TASK INSTRUCTIONS:
Whichever lines of the entries hold the word "otherwise" should be identified and copied.

== Segment start ==

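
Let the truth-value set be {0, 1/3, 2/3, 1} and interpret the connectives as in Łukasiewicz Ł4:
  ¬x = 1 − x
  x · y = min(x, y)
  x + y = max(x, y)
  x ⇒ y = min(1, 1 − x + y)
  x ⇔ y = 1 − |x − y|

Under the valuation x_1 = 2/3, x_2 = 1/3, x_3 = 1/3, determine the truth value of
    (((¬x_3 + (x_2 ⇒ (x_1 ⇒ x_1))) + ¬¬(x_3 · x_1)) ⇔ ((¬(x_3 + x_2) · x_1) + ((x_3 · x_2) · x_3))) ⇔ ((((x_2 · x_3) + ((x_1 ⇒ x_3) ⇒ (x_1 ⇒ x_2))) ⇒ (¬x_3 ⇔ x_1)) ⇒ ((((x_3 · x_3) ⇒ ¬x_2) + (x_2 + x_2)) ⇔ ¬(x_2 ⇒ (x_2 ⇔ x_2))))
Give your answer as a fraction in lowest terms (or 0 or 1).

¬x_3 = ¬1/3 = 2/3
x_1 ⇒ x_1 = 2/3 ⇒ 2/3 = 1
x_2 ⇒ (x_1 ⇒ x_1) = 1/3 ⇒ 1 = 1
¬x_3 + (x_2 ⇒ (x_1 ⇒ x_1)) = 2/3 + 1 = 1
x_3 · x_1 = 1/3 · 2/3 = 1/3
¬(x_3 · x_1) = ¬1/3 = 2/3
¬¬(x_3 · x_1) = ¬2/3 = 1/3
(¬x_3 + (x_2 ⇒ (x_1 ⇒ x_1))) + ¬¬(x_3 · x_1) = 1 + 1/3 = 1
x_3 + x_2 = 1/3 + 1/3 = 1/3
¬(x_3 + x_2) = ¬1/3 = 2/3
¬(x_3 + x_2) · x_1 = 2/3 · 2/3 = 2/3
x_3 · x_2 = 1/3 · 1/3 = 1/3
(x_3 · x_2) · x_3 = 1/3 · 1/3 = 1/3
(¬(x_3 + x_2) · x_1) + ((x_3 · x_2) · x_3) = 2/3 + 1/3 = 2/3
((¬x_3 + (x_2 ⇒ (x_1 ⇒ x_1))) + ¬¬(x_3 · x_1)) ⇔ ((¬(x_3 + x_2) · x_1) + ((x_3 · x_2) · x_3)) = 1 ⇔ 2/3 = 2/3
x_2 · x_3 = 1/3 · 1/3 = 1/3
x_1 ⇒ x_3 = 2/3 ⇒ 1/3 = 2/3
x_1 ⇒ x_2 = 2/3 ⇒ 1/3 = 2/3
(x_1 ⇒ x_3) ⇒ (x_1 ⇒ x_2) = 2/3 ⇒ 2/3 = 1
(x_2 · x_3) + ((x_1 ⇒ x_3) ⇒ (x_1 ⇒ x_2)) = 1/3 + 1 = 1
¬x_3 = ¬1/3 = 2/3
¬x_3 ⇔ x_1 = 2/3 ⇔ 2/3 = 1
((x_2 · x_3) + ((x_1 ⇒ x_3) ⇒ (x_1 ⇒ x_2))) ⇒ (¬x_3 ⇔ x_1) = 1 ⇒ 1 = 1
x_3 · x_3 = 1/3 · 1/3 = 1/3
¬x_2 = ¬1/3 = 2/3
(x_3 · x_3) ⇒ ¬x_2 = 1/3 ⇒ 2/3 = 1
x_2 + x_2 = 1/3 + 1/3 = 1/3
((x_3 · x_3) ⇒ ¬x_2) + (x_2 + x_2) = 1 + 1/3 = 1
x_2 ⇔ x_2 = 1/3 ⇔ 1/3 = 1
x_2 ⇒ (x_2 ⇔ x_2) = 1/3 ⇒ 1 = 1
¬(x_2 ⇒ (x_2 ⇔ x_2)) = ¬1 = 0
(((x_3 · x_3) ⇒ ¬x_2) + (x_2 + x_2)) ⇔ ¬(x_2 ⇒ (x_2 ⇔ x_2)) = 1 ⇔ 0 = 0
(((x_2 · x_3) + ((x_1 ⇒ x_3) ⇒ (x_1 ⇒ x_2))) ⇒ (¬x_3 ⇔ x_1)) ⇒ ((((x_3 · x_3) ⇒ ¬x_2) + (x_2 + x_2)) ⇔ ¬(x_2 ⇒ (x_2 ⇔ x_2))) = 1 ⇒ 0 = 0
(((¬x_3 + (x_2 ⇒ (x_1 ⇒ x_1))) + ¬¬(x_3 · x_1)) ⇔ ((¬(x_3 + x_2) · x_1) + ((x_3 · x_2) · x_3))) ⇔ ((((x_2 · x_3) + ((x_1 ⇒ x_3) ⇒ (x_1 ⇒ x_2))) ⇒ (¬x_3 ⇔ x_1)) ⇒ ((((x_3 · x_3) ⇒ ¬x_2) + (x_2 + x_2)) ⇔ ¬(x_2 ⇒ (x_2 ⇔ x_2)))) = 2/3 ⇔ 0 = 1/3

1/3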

== Segment end ==
== Segment start ==

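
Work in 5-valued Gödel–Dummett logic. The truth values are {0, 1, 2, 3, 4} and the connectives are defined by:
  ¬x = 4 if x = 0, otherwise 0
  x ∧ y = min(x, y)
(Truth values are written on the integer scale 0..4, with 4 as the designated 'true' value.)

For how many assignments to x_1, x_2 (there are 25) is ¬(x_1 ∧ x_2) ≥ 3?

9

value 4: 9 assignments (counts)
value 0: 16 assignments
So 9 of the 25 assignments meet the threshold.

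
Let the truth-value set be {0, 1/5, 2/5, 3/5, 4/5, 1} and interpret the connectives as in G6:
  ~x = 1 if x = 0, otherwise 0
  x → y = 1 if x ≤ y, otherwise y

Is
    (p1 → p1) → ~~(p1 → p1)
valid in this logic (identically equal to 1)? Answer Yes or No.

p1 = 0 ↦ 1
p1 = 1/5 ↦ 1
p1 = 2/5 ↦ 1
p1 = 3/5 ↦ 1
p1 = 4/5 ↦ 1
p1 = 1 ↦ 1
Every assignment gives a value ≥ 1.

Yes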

== Segment end ==

TASK ANSWER:
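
  ¬x = 4 if x = 0, otherwise 0
  ~x = 1 if x = 0, otherwise 0
  x → y = 1 if x ≤ y, otherwise y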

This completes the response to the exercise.